> **ASSIGNED TASK**
Retype only the lines at the head of the records, first through the one with "step 1: z = [1]", exactly as written.

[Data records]
▽
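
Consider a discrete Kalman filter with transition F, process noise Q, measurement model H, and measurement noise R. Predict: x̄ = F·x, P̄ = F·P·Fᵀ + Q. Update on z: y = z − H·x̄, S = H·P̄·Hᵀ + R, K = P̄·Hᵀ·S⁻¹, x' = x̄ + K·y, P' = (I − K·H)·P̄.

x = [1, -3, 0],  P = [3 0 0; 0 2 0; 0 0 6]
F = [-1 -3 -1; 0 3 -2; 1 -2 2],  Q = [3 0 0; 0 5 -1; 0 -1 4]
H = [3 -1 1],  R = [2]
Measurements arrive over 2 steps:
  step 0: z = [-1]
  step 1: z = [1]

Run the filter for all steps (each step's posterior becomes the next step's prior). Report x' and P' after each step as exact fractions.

step 0: x̄ = F·x = [8, -9, 7]
step 0: P̄ = F·P·Fᵀ + Q = [30 -6 -3; -6 47 -37; -3 -37 39]
step 0: y = z − H·x̄ = [-41]
step 0: S = H·P̄·Hᵀ + R = [450]
step 0: K = P̄·Hᵀ·S⁻¹ = [31/150; -17/75; 67/450]
step 0: x' = x̄ + K·y = [-71/150, 22/75, 403/450]
step 0: P' = (I − K·H)·P̄ = [539/50 377/25 -2527/150; 377/25 597/25 -1636/75; -2527/150 -1636/75 13061/450]
step 1: x̄ = F·x = [-293/225, -41/45, 329/450]
step 1: P̄ = F·P·Fᵀ + Q = [41317/225 -13556/45 44362/225; -13556/45 5380/9 -17981/45; 44362/225 -17981/45 122939/450]
step 1: y = z − H·x̄ = [1469/450]
step 1: S = H·P̄·Hᵀ + R = [2841869/450]
step 1: K = P̄·Hᵀ·S⁻¹ = [472186/2841869; -855490/2841869; 568921/2841869]
step 1: x' = x̄ + K·y = [-2159320/2841869, -5381958/2841869, 3934933/2841869]
step 1: P' = (I − K·H)·P̄ = [26389743/2841869 41570310/2841869 -36654547/2841869; 41570310/2841869 72443602/2841869 -53978308/2841869; -36654547/2841869 -53978308/2841869 57123175/2841869]

step 0: x' = [-71/150, 22/75, 403/450], P' = [539/50 377/25 -2527/150; 377/25 597/25 -1636/75; -2527/150 -1636/75 13061/450]
step 1: x' = [-2159320/2841869, -5381958/2841869, 3934933/2841869], P' = [26389743/2841869 41570310/2841869 -36654547/2841869; 41570310/2841869 72443602/2841869 -53978308/2841869; -36654547/2841869 -53978308/2841869 57123175/2841869]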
△
> **RESULT OF THIS TASK**
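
Consider a discrete Kalman filter with transition F, process noise Q, measurement model H, and measurement noise R. Predict: x̄ = F·x, P̄ = F·P·Fᵀ + Q. Update on z: y = z − H·x̄, S = H·P̄·Hᵀ + R, K = P̄·Hᵀ·S⁻¹, x' = x̄ + K·y, P' = (I − K·H)·P̄.

x = [1, -3, 0],  P = [3 0 0; 0 2 0; 0 0 6]
F = [-1 -3 -1; 0 3 -2; 1 -2 2],  Q = [3 0 0; 0 5 -1; 0 -1 4]
H = [3 -1 1],  R = [2]
Measurements arrive over 2 steps:
  step 0: z = [-1]
  step 1: z = [1]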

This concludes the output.